[Recorded data]

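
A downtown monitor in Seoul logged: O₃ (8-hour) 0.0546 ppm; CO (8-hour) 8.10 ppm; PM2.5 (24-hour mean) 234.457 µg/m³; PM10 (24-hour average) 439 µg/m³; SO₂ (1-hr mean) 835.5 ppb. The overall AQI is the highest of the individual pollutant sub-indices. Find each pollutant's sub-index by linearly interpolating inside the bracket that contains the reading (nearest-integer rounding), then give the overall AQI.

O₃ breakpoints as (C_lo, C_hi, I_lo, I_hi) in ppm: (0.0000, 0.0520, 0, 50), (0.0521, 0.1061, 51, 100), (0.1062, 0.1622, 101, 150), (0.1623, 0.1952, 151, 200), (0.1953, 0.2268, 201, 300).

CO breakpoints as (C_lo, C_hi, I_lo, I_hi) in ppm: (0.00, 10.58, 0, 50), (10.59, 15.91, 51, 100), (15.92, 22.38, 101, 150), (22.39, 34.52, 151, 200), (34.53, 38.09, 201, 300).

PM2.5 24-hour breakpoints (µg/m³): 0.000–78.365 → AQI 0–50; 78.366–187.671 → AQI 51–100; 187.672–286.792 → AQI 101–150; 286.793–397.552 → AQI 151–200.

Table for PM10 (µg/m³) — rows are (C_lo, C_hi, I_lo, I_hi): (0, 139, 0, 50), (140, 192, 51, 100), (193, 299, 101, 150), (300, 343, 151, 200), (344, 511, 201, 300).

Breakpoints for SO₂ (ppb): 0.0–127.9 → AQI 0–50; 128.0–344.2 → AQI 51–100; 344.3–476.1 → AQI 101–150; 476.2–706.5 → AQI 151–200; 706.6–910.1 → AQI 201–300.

O₃ 0.0546: bracket 0.0521–0.1061 → index 51–100; slope 49/0.0540, offset 0.0025.
AQI = 51 + 49/0.0540·0.0025 ≈ 53.27 ⇒ 53.
CO: 8.10 lies in 0.00–10.58, so I_lo=0, I_hi=50, C_lo=0.00, C_hi=10.58.
(50−0)/(10.58−0.00) × (8.10−0.00) + 0 = 50/10.58 × 8.10 + 0 ≈ 38.28 → 38.
PM2.5: row 187.672–286.792 (AQI 101–150). (150−101)·(234.457−187.672)/(286.792−187.672) + 101 = 49·46.785/99.120 + 101 ≈ 124.13 → 124.
PM10 439: bracket 344–511 → index 201–300; slope 99/167, offset 95.
AQI = 201 + 99/167·95 ≈ 257.32 ⇒ 257.
SO₂: 835.5 ∈ [706.6, 910.1] ↔ index [201, 300].
201 + (835.5−706.6)·(300−201)/(910.1−706.6) = 201 + 128.9·99/203.5 ≈ 263.71, so AQI = 264.
Sub-indices: O₃→53, CO→38, PM2.5→124, PM10→257, SO₂→264. Overall AQI = max = 264; dominant pollutant is SO₂.
AQI 264: Very Unhealthy.

264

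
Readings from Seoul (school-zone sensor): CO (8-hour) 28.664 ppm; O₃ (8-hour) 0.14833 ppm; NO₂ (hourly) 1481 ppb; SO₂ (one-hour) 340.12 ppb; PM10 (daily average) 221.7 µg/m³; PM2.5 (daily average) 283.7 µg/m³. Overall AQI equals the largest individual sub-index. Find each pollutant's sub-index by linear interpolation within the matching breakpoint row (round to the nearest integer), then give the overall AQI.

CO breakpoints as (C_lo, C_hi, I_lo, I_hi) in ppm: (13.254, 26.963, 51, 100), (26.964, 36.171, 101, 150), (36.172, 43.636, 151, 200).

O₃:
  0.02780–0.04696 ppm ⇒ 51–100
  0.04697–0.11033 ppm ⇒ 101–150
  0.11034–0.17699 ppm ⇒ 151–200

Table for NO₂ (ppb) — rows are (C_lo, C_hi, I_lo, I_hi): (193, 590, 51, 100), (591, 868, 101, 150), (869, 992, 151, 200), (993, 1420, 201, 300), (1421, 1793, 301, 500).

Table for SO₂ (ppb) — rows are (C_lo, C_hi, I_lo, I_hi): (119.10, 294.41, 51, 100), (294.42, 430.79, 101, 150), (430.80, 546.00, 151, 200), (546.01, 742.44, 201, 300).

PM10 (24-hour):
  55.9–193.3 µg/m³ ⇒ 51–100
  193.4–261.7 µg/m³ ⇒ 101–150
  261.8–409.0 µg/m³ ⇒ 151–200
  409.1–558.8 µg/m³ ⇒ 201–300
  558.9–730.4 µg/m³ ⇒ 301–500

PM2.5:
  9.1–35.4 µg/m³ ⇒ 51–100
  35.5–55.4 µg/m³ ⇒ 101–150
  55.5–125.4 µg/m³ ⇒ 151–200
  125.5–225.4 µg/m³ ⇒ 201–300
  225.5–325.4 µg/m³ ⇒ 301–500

417

CO: 28.664 lies in 26.964–36.171, so I_lo=101, I_hi=150, C_lo=26.964, C_hi=36.171.
(150−101)/(36.171−26.964) × (28.664−26.964) + 101 = 49/9.207 × 1.700 + 101 ≈ 110.05 → 110.
O₃: row 0.11034–0.17699 (AQI 151–200). (200−151)·(0.14833−0.11034)/(0.17699−0.11034) + 151 = 49·0.03799/0.06665 + 151 ≈ 178.93 → 179.
NO₂: 1481 ∈ [1421, 1793] ↔ index [301, 500].
301 + (1481−1421)·(500−301)/(1793−1421) = 301 + 60·199/372 ≈ 333.10, so AQI = 333.
SO₂: 340.12 lies in 294.42–430.79, so I_lo=101, I_hi=150, C_lo=294.42, C_hi=430.79.
(150−101)/(430.79−294.42) × (340.12−294.42) + 101 = 49/136.37 × 45.70 + 101 ≈ 117.42 → 117.
PM10 221.7: bracket 193.4–261.7 → index 101–150; slope 49/68.3, offset 28.3.
AQI = 101 + 49/68.3·28.3 ≈ 121.30 ⇒ 121.
PM2.5 283.7: bracket 225.5–325.4 → index 301–500; slope 199/99.9, offset 58.2.
AQI = 301 + 199/99.9·58.2 ≈ 416.93 ⇒ 417.
Sub-indices: CO→110, O₃→179, NO₂→333, SO₂→117, PM10→121, PM2.5→417. Overall AQI = max = 417; dominant pollutant is PM2.5.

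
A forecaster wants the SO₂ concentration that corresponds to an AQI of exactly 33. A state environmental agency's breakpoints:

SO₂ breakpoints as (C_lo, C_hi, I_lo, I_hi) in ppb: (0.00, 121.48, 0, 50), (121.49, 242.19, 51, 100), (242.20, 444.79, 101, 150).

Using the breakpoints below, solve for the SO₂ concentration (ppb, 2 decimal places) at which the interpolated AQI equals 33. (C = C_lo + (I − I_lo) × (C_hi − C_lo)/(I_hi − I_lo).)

80.18

AQI 33 lies in the 0–50 band, which corresponds to 0.00–121.48 ppb.
C = 0.00 + (33−0)×(121.48−0.00)/(50−0) = 0.00 + 33×121.48/50 ≈ 80.1768 ppb → 80.18 ppb to 2 dp.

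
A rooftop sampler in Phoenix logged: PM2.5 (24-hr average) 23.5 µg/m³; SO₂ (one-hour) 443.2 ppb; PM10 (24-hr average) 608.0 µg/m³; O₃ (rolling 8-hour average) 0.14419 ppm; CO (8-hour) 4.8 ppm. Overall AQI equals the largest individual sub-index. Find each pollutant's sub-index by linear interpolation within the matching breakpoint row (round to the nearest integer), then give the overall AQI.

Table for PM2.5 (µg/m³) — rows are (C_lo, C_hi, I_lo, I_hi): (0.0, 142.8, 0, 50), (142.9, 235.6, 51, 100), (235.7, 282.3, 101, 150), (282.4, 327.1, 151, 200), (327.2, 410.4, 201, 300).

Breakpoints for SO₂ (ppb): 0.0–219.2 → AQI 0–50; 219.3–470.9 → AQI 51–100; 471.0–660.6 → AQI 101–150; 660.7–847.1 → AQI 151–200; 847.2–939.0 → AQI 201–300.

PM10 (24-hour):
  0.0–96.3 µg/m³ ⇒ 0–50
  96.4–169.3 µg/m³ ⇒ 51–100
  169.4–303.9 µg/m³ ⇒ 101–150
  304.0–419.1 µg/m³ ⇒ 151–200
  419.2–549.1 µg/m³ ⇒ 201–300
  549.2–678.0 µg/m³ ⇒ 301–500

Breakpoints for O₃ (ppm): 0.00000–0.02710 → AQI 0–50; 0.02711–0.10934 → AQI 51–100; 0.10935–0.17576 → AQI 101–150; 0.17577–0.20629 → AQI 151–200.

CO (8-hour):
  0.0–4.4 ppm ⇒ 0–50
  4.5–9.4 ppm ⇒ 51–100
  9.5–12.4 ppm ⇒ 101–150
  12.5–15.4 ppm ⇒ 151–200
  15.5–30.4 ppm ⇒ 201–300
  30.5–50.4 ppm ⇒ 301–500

392

PM2.5: row 0.0–142.8 (AQI 0–50). (50−0)·(23.5−0.0)/(142.8−0.0) + 0 = 50·23.5/142.8 + 0 ≈ 8.23 → 8.
SO₂: 443.2 ∈ [219.3, 470.9] ↔ index [51, 100].
51 + (443.2−219.3)·(100−51)/(470.9−219.3) = 51 + 223.9·49/251.6 ≈ 94.61, so AQI = 95.
PM10: 608.0 ∈ [549.2, 678.0] ↔ index [301, 500].
301 + (608.0−549.2)·(500−301)/(678.0−549.2) = 301 + 58.8·199/128.8 ≈ 391.85, so AQI = 392.
O₃: row 0.10935–0.17576 (AQI 101–150). (150−101)·(0.14419−0.10935)/(0.17576−0.10935) + 101 = 49·0.03484/0.06641 + 101 ≈ 126.71 → 127.
CO: 4.8 ∈ [4.5, 9.4] ↔ index [51, 100].
51 + (4.8−4.5)·(100−51)/(9.4−4.5) = 51 + 0.3·49/4.9 ≈ 54.00, so AQI = 54.
Sub-indices: PM2.5→8, SO₂→95, PM10→392, O₃→127, CO→54. Overall AQI = max = 392; dominant pollutant is PM10.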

§ **Goal of the exercise**
From the entries above, work out the number of lines containing the string "within" and give that number by itself.

§ **Answer to the problem**
2